### What is needed
Please give the count of lines below with the string "eliminate" in them, and no other words.

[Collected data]
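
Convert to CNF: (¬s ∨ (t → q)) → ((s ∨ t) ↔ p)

(¬s ∨ (t → q)) → ((s ∨ t) ↔ p)
= ¬(¬s ∨ (t → q)) ∨ ((s ∨ t) ↔ p)   — eliminate →
= ¬(¬s ∨ ¬t ∨ q) ∨ ((s ∨ t) ↔ p)   — eliminate →
= ¬(¬s ∨ ¬t ∨ q) ∨ (((s ∨ t) → p) ∧ (p → (s ∨ t)))   — eliminate ↔
= ¬(¬s ∨ ¬t ∨ q) ∨ ((¬(s ∨ t) ∨ p) ∧ (p → (s ∨ t)))   — eliminate →
= ¬(¬s ∨ ¬t ∨ q) ∨ ((¬(s ∨ t) ∨ p) ∧ (¬p ∨ s ∨ t))   — eliminate →
= (¬¬s ∧ ¬¬t ∧ ¬q) ∨ ((¬(s ∨ t) ∨ p) ∧ (¬p ∨ s ∨ t))   — De Morgan
= (s ∧ ¬¬t ∧ ¬q) ∨ ((¬(s ∨ t) ∨ p) ∧ (¬p ∨ s ∨ t))   — double negation
= (s ∧ t ∧ ¬q) ∨ ((¬(s ∨ t) ∨ p) ∧ (¬p ∨ s ∨ t))   — double negation
= (s ∧ t ∧ ¬q) ∨ (((¬s ∧ ¬t) ∨ p) ∧ (¬p ∨ s ∨ t))   — De Morgan
= (s ∨ ¬s ∨ p) ∧ (s ∨ ¬t ∨ p) ∧ (s ∨ ¬p ∨ s ∨ t) ∧ (t ∨ ¬s ∨ p) ∧ (t ∨ ¬t ∨ p) ∧ (t ∨ ¬p ∨ s ∨ t) ∧ (¬q ∨ ¬s ∨ p) ∧ (¬q ∨ ¬t ∨ p) ∧ (¬q ∨ ¬p ∨ s ∨ t)   — distribute ∨ over ∧
= (s ∨ ¬t ∨ p) ∧ (s ∨ ¬p ∨ t) ∧ (t ∨ ¬s ∨ p) ∧ (¬q ∨ ¬s ∨ p) ∧ (¬q ∨ ¬t ∨ p)   — simplify

(s ∨ ¬t ∨ p) ∧ (s ∨ ¬p ∨ t) ∧ (t ∨ ¬s ∨ p) ∧ (¬q ∨ ¬s ∨ p) ∧ (¬q ∨ ¬t ∨ p)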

### Expected answer
5